Start of DATA EXTRACTS
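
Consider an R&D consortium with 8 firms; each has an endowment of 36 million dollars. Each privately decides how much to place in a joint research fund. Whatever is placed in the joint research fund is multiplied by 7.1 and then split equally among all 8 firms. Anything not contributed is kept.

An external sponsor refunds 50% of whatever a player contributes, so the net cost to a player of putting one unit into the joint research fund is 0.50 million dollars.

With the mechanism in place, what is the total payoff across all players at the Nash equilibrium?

With the mechanism, a contributed unit returns (7.1/8) / 0.50 = 1.7750 per unit of net cost to the contributor — now above 1 — so contributing fully is weakly dominant for every player.
At the Nash equilibrium everyone contributes 36. Group total payoff = 8 × (36 × 0.50 + 7.1 × 36) = 2188.80.

2188.80 million dollars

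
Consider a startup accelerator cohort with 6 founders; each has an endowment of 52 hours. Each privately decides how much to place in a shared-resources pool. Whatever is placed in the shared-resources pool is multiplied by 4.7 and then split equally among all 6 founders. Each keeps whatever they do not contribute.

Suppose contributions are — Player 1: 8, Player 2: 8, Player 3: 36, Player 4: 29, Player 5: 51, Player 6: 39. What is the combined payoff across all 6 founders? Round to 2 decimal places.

Total contributed: 8 + 8 + 36 + 29 + 51 + 39 = 171; total kept: 6 × 52 − 171 = 141.
The shared-resources pool pays out 4.7 × 171 = 803.70 in aggregate.
Group total = 141 + 803.70 = 944.70.

944.70 hours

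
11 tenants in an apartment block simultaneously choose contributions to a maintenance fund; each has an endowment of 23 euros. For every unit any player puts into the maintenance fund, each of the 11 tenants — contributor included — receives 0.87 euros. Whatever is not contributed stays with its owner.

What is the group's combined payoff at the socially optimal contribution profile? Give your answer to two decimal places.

Each contributed unit returns 9.570 to the group as a whole (0.87 to each of 11 players), which exceeds 1, so the social optimum is full contribution: group total = 9.570 × 253 = 2421.21.

2421.21 euros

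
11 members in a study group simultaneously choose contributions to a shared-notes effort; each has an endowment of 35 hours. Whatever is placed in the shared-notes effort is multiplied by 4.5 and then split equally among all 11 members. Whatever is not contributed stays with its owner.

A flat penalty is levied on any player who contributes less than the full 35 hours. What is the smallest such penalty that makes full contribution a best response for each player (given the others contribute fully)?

20.68 hours

Given the others contribute fully, the best deviation is to contribute 0 (any partial contribution still incurs the fine and gives up units whose private return 0.4091 is below 1).
Deviating from 35 to 0 saves 35 hours but forfeits the deviator's share of the drop in the shared-notes effort: 4.5/11 × 35 = 14.32.
So the deviation gain is 35 − 14.32 = 20.68, and the fine must be at least 20.68 hours to wipe it out.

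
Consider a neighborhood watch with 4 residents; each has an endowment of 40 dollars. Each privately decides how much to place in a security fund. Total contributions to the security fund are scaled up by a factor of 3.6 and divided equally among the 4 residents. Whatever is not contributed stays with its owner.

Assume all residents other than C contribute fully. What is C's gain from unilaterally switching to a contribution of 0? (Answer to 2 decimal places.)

4.00 dollars

Switching from a contribution of 40 to 0 lets C keep an extra 40 dollars, but lowers the security fund by 40, which costs C their own share of that drop: 3.6/4 × 40 = 36.00.
Net gain = 40 − 36.00 = 4.00. The private return per contributed unit (0.9000) is below 1, so free-riding is indeed the best response regardless of what the others do.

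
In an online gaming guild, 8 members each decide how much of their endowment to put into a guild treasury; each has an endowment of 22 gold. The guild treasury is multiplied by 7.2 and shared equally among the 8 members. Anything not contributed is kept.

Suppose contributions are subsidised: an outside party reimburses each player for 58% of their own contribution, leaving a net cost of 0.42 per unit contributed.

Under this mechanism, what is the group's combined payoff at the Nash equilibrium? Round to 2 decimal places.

The effective private return per unit is now (7.2/8) / 0.42 = 2.1429 > 1, so every player's dominant strategy flips to full contribution.
So the Nash equilibrium is full contribution by all 8; the group earns 8 × (22 × 0.58 + 7.2 × 22) = 1369.28.

1369.28 gold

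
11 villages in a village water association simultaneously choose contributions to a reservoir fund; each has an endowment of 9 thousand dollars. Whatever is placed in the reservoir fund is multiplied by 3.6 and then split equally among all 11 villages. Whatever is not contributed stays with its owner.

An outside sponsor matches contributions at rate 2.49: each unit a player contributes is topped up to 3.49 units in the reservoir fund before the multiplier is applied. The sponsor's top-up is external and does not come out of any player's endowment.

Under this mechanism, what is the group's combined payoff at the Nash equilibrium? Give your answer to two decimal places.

1243.84 thousand dollars

The effective private return per unit is now 3.6 × 3.49 / 11 = 1.1422 > 1, so every player's dominant strategy flips to full contribution.
At the Nash equilibrium everyone contributes 9. Group total payoff = 3.6 × 3.49 × 99 = 1243.84.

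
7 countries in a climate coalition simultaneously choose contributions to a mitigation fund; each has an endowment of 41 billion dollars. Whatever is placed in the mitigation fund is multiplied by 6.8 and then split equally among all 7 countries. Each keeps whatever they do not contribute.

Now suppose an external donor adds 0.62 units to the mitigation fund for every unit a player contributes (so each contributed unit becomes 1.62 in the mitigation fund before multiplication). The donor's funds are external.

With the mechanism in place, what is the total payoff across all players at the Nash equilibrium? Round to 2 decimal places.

With the mechanism, a contributed unit returns 6.8 × 1.62 / 7 = 1.5737 per unit of net cost to the contributor — now above 1 — so contributing fully is weakly dominant for every player.
So the Nash equilibrium is full contribution by all 7; the group earns 6.8 × 1.62 × 287 = 3161.59.

3161.59 billion dollars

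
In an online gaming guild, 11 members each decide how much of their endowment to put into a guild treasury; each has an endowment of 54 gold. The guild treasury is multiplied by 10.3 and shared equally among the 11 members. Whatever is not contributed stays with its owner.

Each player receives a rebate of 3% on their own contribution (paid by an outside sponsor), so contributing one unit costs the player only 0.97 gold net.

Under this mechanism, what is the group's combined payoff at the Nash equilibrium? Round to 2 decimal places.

Even with the mechanism, each unit contributed returns only (10.3/11) / 0.97 = 0.9653 per unit of net cost, so contributing nothing is still dominant.
At the Nash equilibrium no one contributes; group total payoff = 11 × 54 = 594.

594.00 gold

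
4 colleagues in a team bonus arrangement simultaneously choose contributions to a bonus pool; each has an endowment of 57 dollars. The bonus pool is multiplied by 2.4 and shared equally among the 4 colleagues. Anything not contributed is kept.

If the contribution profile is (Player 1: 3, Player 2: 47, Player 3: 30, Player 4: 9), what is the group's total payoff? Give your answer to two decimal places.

352.60 dollars

Total contributed: 3 + 47 + 30 + 9 = 89; total kept: 4 × 57 − 89 = 139.
The bonus pool pays out 2.4 × 89 = 213.60 in aggregate.
Group total = 139 + 213.60 = 352.60.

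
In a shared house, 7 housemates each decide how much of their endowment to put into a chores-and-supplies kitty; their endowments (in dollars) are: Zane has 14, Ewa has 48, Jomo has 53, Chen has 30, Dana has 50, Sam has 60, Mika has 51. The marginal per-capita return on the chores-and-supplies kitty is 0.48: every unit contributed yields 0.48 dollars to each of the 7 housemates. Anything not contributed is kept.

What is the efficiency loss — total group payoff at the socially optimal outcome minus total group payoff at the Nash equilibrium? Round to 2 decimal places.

The private return per contributed unit is 0.48 < 1 for everyone, so the Nash equilibrium is zero contribution and the group total is Σ E_j = 14 + 48 + 53 + 30 + 50 + 60 + 51 = 306.
Each contributed unit returns 3.360 to the group, so the social optimum is full contribution by everyone: group total = 3.360 × 306 = 1028.16.
Efficiency loss = (3.360 − 1) × 306 = 722.16.

722.16 dollars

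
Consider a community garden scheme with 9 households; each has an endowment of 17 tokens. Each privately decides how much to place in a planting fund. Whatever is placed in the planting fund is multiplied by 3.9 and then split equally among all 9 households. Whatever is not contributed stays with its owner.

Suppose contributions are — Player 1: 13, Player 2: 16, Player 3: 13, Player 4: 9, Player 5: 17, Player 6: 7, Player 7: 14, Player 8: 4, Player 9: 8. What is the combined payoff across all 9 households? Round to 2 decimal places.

Total contributed: 13 + 16 + 13 + 9 + 17 + 7 + 14 + 4 + 8 = 101; total kept: 9 × 17 − 101 = 52.
The planting fund pays out 3.9 × 101 = 393.90 in aggregate.
Group total = 52 + 393.90 = 445.90.

445.90 tokens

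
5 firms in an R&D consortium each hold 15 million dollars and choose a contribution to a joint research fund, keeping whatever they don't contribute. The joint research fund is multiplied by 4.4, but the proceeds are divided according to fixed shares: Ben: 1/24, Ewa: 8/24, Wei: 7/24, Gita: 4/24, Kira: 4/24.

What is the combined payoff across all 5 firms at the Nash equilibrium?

177.00 million dollars

A player with share s gets back 4.4·s per unit contributed, so full contribution is dominant for anyone with s > 1/4.4 = 0.2273 and zero contribution is dominant for anyone below.
Ewa and Wei are above the threshold, contributing 15 each; the remaining 3 contribute 0. Total contributed: 30.
The joint research fund pays out 4.4 × 30 = 132.00 in total (split across the unequal shares, but the aggregate is all that matters for the group sum).
The 3 free-riders keep 15 each, adding 45. Group total = 45 + 132.00 = 177.00.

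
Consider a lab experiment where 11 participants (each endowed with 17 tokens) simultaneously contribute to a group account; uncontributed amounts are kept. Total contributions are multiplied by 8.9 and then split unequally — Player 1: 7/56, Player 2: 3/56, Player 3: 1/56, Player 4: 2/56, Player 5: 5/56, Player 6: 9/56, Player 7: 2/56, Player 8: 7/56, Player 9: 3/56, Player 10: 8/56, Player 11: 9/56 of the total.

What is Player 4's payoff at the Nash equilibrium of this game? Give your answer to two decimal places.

44.02 tokens

Each unit j contributes comes back to j as 8.9 × (j's share), so j prefers to contribute only if that share exceeds 1/8.9 = 0.1124; otherwise keeping the unit dominates.
Player 1, Player 6, Player 8, Player 10 and Player 11 are above the threshold, contributing 17 each; the remaining 6 contribute 0. Total contributed: 85.
Player 4 keeps 17 and receives 8.9 × 85 × 2/56 = 27.02 from the group account, for a payoff of 44.02.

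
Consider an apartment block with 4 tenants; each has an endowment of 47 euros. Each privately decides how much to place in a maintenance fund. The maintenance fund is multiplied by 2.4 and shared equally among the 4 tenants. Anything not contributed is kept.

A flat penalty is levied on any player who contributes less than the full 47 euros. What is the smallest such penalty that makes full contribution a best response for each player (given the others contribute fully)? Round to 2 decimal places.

18.80 euros

Given the others contribute fully, the best deviation is to contribute 0 (any partial contribution still incurs the fine and gives up units whose private return 0.6000 is below 1).
Deviating from 47 to 0 saves 47 euros but forfeits the deviator's share of the drop in the maintenance fund: 2.4/4 × 47 = 28.20.
So the deviation gain is 47 − 28.20 = 18.80, and the fine must be at least 18.80 euros to wipe it out.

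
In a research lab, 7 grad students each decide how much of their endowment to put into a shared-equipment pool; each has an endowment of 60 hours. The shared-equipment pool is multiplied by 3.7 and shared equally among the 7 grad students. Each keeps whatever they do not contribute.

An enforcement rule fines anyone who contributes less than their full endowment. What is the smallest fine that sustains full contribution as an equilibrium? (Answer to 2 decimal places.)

28.29 hours

Given the others contribute fully, the best deviation is to contribute 0 (any partial contribution still incurs the fine and gives up units whose private return 0.5286 is below 1).
Deviating from 60 to 0 saves 60 hours but forfeits the deviator's share of the drop in the shared-equipment pool: 3.7/7 × 60 = 31.71.
So the deviation gain is 60 − 31.71 = 28.29, and the fine must be at least 28.29 hours to wipe it out.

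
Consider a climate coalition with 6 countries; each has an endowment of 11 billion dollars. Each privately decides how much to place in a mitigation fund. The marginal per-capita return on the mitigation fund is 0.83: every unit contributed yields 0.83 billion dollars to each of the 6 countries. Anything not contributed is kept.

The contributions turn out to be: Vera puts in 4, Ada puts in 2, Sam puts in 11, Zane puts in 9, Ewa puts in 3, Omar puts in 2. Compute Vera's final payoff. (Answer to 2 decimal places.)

32.73 billion dollars

Total contributed: 4 + 2 + 11 + 9 + 3 + 2 = 31.
Each receives 0.83 × 31 = 25.73 from the mitigation fund.
Vera keeps 11 − 4 = 7, so Vera's payoff is 7 + 25.73 = 32.73.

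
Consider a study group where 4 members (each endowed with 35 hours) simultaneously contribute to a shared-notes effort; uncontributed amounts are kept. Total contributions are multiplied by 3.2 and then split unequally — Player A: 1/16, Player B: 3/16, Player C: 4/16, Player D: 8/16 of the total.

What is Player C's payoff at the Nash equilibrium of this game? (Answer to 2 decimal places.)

A player with share s gets back 3.2·s per unit contributed, so full contribution is dominant for anyone with s > 1/3.2 = 0.3125 and zero contribution is dominant for anyone below.
The only share above 0.3125 is Player D's 8/16, contributing 35; the remaining 3 contribute 0. Total contributed: 35.
Player C keeps 35 and receives 3.2 × 35 × 4/16 = 28.00 from the shared-notes effort, for a payoff of 63.00.

63.00 hours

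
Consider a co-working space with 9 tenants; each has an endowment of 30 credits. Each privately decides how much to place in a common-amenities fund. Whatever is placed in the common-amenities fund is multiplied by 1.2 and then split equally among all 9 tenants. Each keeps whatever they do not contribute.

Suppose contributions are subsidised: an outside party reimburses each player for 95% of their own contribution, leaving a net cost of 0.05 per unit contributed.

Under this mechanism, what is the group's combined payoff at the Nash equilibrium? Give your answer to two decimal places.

Under the mechanism each unit contributed yields (1.2/9) / 0.05 = 2.6667 back to its contributor per unit of net cost, which exceeds 1, making full contribution the dominant choice for everyone.
At the Nash equilibrium everyone contributes 30. Group total payoff = 9 × (30 × 0.95 + 1.2 × 30) = 580.50.

580.50 credits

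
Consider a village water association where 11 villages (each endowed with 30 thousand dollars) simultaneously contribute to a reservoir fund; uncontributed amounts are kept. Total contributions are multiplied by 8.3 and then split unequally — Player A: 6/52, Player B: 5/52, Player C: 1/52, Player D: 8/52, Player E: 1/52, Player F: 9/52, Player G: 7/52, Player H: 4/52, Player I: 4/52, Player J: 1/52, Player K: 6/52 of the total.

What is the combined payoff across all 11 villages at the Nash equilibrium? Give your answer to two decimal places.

Each unit j contributes comes back to j as 8.3 × (j's share), so j prefers to contribute only if that share exceeds 1/8.3 = 0.1205; otherwise keeping the unit dominates.
Player D, Player F and Player G clear that bar, contributing 30 each; the remaining 8 contribute 0. Total contributed: 90.
The reservoir fund pays out 8.3 × 90 = 747.00 in total (split across the unequal shares, but the aggregate is all that matters for the group sum).
The 8 free-riders keep 30 each, adding 240. Group total = 240 + 747.00 = 987.00.

987.00 thousand dollars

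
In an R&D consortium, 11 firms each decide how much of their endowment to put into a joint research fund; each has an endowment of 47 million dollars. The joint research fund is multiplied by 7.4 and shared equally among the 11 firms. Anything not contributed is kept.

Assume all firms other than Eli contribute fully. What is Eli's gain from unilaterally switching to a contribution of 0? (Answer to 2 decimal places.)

15.38 million dollars

Switching from a contribution of 47 to 0 lets Eli keep an extra 47 million dollars, but lowers the joint research fund by 47, which costs Eli their own share of that drop: 7.4/11 × 47 = 31.62.
Net gain = 47 − 31.62 = 15.38. The private return per contributed unit (0.6727) is below 1, so free-riding is indeed the best response regardless of what the others do.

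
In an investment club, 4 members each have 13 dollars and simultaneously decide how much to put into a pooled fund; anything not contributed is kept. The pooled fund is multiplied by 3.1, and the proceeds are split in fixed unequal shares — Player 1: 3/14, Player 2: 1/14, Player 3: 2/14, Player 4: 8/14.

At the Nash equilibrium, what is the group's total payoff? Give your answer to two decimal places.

79.30 dollars

Each unit j contributes comes back to j as 3.1 × (j's share), so j prefers to contribute only if that share exceeds 1/3.1 = 0.3226; otherwise keeping the unit dominates.
The only share above 0.3226 is Player 4's 8/14, contributing 13; the remaining 3 contribute 0. Total contributed: 13.
The pooled fund pays out 3.1 × 13 = 40.30 in total (split across the unequal shares, but the aggregate is all that matters for the group sum).
The 3 free-riders keep 13 each, adding 39. Group total = 39 + 40.30 = 79.30.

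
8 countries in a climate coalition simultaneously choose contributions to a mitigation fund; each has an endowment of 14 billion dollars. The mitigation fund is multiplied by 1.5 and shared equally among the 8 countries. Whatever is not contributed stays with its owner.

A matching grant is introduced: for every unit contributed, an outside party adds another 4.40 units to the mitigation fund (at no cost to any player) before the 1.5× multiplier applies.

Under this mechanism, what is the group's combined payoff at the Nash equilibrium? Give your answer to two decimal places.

907.20 billion dollars

The effective private return per unit is now 1.5 × 5.40 / 8 = 1.0125 > 1, so every player's dominant strategy flips to full contribution.
So the Nash equilibrium is full contribution by all 8; the group earns 1.5 × 5.40 × 112 = 907.20.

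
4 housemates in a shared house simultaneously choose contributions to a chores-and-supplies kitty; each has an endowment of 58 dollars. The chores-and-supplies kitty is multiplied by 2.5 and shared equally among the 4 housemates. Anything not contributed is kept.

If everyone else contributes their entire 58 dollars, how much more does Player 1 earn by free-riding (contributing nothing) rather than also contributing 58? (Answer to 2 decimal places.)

21.75 dollars

Switching from a contribution of 58 to 0 lets Player 1 keep an extra 58 dollars, but lowers the chores-and-supplies kitty by 58, which costs Player 1 their own share of that drop: 2.5/4 × 58 = 36.25.
Net gain = 58 − 36.25 = 21.75. The private return per contributed unit (0.6250) is below 1, so free-riding is indeed the best response regardless of what the others do.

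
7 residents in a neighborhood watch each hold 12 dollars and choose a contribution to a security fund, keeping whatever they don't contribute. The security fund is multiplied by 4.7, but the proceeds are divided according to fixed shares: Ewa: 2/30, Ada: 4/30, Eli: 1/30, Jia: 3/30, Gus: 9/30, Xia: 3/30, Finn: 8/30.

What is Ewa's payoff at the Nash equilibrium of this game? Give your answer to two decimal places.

Each unit j contributes comes back to j as 4.7 × (j's share), so j prefers to contribute only if that share exceeds 1/4.7 = 0.2128; otherwise keeping the unit dominates.
Gus and Finn clear that bar, contributing 12 each; the remaining 5 contribute 0. Total contributed: 24.
Ewa keeps 12 and receives 4.7 × 24 × 2/30 = 7.52 from the security fund, for a payoff of 19.52.

19.52 dollars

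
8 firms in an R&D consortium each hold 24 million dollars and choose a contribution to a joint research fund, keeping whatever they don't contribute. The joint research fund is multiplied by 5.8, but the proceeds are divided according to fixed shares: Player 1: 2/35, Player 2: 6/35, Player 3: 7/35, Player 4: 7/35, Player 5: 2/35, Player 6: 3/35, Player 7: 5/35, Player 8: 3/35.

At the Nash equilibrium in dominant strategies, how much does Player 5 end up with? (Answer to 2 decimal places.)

A player with share s gets back 5.8·s per unit contributed, so full contribution is dominant for anyone with s > 1/5.8 = 0.1724 and zero contribution is dominant for anyone below.
Player 3 and Player 4 are above the threshold, contributing 24 each; the remaining 6 contribute 0. Total contributed: 48.
Player 5 keeps 24 and receives 5.8 × 48 × 2/35 = 15.91 from the joint research fund, for a payoff of 39.91.

39.91 million dollars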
End of DATA EXTRACTS
TASK INSTRUCTIONS: The range runs from the line with "7 residents in" up to and including the line with "8 firms in an" in the listing above; please write out exactly those lines and nothing more.

WRITTEN SOLUTION:
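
7 residents in a neighborhood watch each hold 12 dollars and choose a contribution to a security fund, keeping whatever they don't contribute. The security fund is multiplied by 4.7, but the proceeds are divided according to fixed shares: Ewa: 2/30, Ada: 4/30, Eli: 1/30, Jia: 3/30, Gus: 9/30, Xia: 3/30, Finn: 8/30.

What is Ewa's payoff at the Nash equilibrium of this game? Give your answer to two decimal places.

Each unit j contributes comes back to j as 4.7 × (j's share), so j prefers to contribute only if that share exceeds 1/4.7 = 0.2128; otherwise keeping the unit dominates.
Gus and Finn clear that bar, contributing 12 each; the remaining 5 contribute 0. Total contributed: 24.
Ewa keeps 12 and receives 4.7 × 24 × 2/30 = 7.52 from the security fund, for a payoff of 19.52.

19.52 dollars

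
8 firms in an R&D consortium each hold 24 million dollars and choose a contribution to a joint research fund, keeping whatever they don't contribute. The joint research fund is multiplied by 5.8, but the proceeds are divided according to fixed shares: Player 1: 2/35, Player 2: 6/35, Player 3: 7/35, Player 4: 7/35, Player 5: 2/35, Player 6: 3/35, Player 7: 5/35, Player 8: 3/35.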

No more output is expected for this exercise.